Your objective: Output each record exactly, with nothing omitted.

Source records:

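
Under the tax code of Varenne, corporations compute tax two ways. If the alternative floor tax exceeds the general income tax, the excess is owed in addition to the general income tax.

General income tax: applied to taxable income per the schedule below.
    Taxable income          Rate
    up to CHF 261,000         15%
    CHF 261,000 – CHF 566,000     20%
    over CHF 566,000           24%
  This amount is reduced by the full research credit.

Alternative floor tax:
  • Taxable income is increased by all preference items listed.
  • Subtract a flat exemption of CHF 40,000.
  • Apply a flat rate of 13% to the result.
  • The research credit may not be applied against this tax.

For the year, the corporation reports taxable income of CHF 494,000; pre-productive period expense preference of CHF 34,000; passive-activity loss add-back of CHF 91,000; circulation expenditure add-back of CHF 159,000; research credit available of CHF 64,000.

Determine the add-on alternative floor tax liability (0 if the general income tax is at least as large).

CHF 74,190

General income tax:
  CHF 261,000 × 15% = CHF 39,150
  CHF 233,000 × 20% = CHF 46,600
  → CHF 85,750
  Less research credit CHF 64,000 → CHF 21,750

Alternative floor tax:
  Adjusted income: CHF 494,000 + CHF 34,000 + CHF 91,000 + CHF 159,000 = CHF 778,000
  Less exemption CHF 40,000 → base CHF 738,000
  CHF 738,000 × 13% = CHF 95,940

Excess of alternative floor tax over general income tax: CHF 95,940 − CHF 21,750 = CHF 74,190.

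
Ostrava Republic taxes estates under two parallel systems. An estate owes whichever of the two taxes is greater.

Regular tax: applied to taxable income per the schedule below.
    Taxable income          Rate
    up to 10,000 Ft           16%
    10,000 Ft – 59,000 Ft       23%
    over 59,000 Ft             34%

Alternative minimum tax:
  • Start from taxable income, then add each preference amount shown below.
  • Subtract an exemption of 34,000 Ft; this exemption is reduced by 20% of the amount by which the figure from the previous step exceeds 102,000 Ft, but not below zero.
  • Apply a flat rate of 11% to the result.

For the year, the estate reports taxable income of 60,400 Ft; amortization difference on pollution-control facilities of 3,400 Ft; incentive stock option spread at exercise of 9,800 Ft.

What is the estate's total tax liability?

13,346 Ft

Regular tax:
  10,000 Ft × 16% = 1,600 Ft
  49,000 Ft × 23% = 11,270 Ft
  1,400 Ft × 34% = 476 Ft
  → 13,346 Ft

Alternative minimum tax:
  Adjusted income: 60,400 Ft + 3,400 Ft + 9,800 Ft = 73,600 Ft
  Exemption: 73,600 Ft ≤ 102,000 Ft, so full 34,000 Ft applies
  Base: 73,600 Ft − 34,000 Ft = 39,600 Ft
  39,600 Ft × 11% = 4,356 Ft

13,346 Ft > 4,356 Ft, so the regular tax governs.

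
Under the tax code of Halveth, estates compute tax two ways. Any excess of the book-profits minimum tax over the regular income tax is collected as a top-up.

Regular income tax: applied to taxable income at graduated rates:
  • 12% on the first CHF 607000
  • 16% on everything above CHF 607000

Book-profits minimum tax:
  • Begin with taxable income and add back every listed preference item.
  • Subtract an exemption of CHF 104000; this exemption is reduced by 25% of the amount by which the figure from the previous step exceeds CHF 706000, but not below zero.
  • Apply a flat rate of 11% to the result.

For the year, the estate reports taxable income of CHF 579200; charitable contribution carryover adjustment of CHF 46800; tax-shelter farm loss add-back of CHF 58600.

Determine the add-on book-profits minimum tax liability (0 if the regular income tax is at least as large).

CHF 0

Regular income tax:
  CHF 579200 × 12% = CHF 69504

Book-profits minimum tax:
  Adjusted income: CHF 579200 + CHF 46800 + CHF 58600 = CHF 684600
  Exemption: CHF 684600 ≤ CHF 706000, so full CHF 104000 applies
  Base: CHF 684600 − CHF 104000 = CHF 580600
  CHF 580600 × 11% = CHF 63866

CHF 63866 ≤ CHF 69504, so no add-on is due.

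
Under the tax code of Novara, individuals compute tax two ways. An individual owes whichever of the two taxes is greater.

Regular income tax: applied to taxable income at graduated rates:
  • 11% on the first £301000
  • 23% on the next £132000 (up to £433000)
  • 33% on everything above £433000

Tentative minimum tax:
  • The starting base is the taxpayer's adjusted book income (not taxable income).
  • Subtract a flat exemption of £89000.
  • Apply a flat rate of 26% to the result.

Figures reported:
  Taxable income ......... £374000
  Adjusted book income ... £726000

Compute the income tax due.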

Your response:
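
Under the tax code of Varenne, corporations compute tax two ways. If the alternative floor tax exceeds the general income tax, the excess is owed in addition to the general income tax.

General income tax: applied to taxable income per the schedule below.
    Taxable income          Rate
    up to CHF 261,000         15%
    CHF 261,000 – CHF 566,000     20%
    over CHF 566,000           24%
  This amount is reduced by the full research credit.

Alternative floor tax:
  • Taxable income is increased by all preference items listed.
  • Subtract a flat exemption of CHF 40,000.
  • Apply a flat rate of 13% to the result.
  • The research credit may not be applied against this tax.

For the year, the corporation reports taxable income of CHF 494,000; pre-productive period expense preference of CHF 34,000; passive-activity loss add-back of CHF 91,000; circulation expenditure add-back of CHF 159,000; research credit available of CHF 64,000.

Determine the add-on alternative floor tax liability (0 if the general income tax is at least as large).

CHF 74,190

General income tax:
  CHF 261,000 × 15% = CHF 39,150
  CHF 233,000 × 20% = CHF 46,600
  → CHF 85,750
  Less research credit CHF 64,000 → CHF 21,750

Alternative floor tax:
  Adjusted income: CHF 494,000 + CHF 34,000 + CHF 91,000 + CHF 159,000 = CHF 778,000
  Less exemption CHF 40,000 → base CHF 738,000
  CHF 738,000 × 13% = CHF 95,940

Excess of alternative floor tax over general income tax: CHF 95,940 − CHF 21,750 = CHF 74,190.

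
Ostrava Republic taxes estates under two parallel systems. An estate owes whichever of the two taxes is greater.

Regular tax: applied to taxable income per the schedule below.
    Taxable income          Rate
    up to 10,000 Ft           16%
    10,000 Ft – 59,000 Ft       23%
    over 59,000 Ft             34%

Alternative minimum tax:
  • Start from taxable income, then add each preference amount shown below.
  • Subtract an exemption of 34,000 Ft; this exemption is reduced by 20% of the amount by which the figure from the previous step exceeds 102,000 Ft, but not below zero.
  • Apply a flat rate of 11% to the result.

For the year, the estate reports taxable income of 60,400 Ft; amortization difference on pollution-control facilities of 3,400 Ft; incentive stock option spread at exercise of 9,800 Ft.

What is the estate's total tax liability?

13,346 Ft

Regular tax:
  10,000 Ft × 16% = 1,600 Ft
  49,000 Ft × 23% = 11,270 Ft
  1,400 Ft × 34% = 476 Ft
  → 13,346 Ft

Alternative minimum tax:
  Adjusted income: 60,400 Ft + 3,400 Ft + 9,800 Ft = 73,600 Ft
  Exemption: 73,600 Ft ≤ 102,000 Ft, so full 34,000 Ft applies
  Base: 73,600 Ft − 34,000 Ft = 39,600 Ft
  39,600 Ft × 11% = 4,356 Ft

13,346 Ft > 4,356 Ft, so the regular tax governs.

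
Under the tax code of Halveth, estates compute tax two ways. Any excess of the book-profits minimum tax over the regular income tax is collected as a top-up.

Regular income tax: applied to taxable income at graduated rates:
  • 12% on the first CHF 607000
  • 16% on everything above CHF 607000

Book-profits minimum tax:
  • Begin with taxable income and add back every listed preference item.
  • Subtract an exemption of CHF 104000; this exemption is reduced by 25% of the amount by which the figure from the previous step exceeds CHF 706000, but not below zero.
  • Apply a flat rate of 11% to the result.

For the year, the estate reports taxable income of CHF 579200; charitable contribution carryover adjustment of CHF 46800; tax-shelter farm loss add-back of CHF 58600.

Determine the add-on book-profits minimum tax liability (0 if the regular income tax is at least as large).

CHF 0

Regular income tax:
  CHF 579200 × 12% = CHF 69504

Book-profits minimum tax:
  Adjusted income: CHF 579200 + CHF 46800 + CHF 58600 = CHF 684600
  Exemption: CHF 684600 ≤ CHF 706000, so full CHF 104000 applies
  Base: CHF 684600 − CHF 104000 = CHF 580600
  CHF 580600 × 11% = CHF 63866

CHF 63866 ≤ CHF 69504, so no add-on is due.

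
Under the tax code of Novara, individuals compute tax two ways. An individual owes whichever of the two taxes is greater.

Regular income tax: applied to taxable income at graduated rates:
  • 11% on the first £301000
  • 23% on the next £132000 (up to £433000)
  • 33% on everything above £433000

Tentative minimum tax:
  • The starting base is the taxpayer's adjusted book income (not taxable income).
  • Subtract a flat exemption of £89000.
  • Apply a flat rate of 26% to the result.

Figures reported:
  Taxable income ......... £374000
  Adjusted book income ... £726000

Compute the income tax due.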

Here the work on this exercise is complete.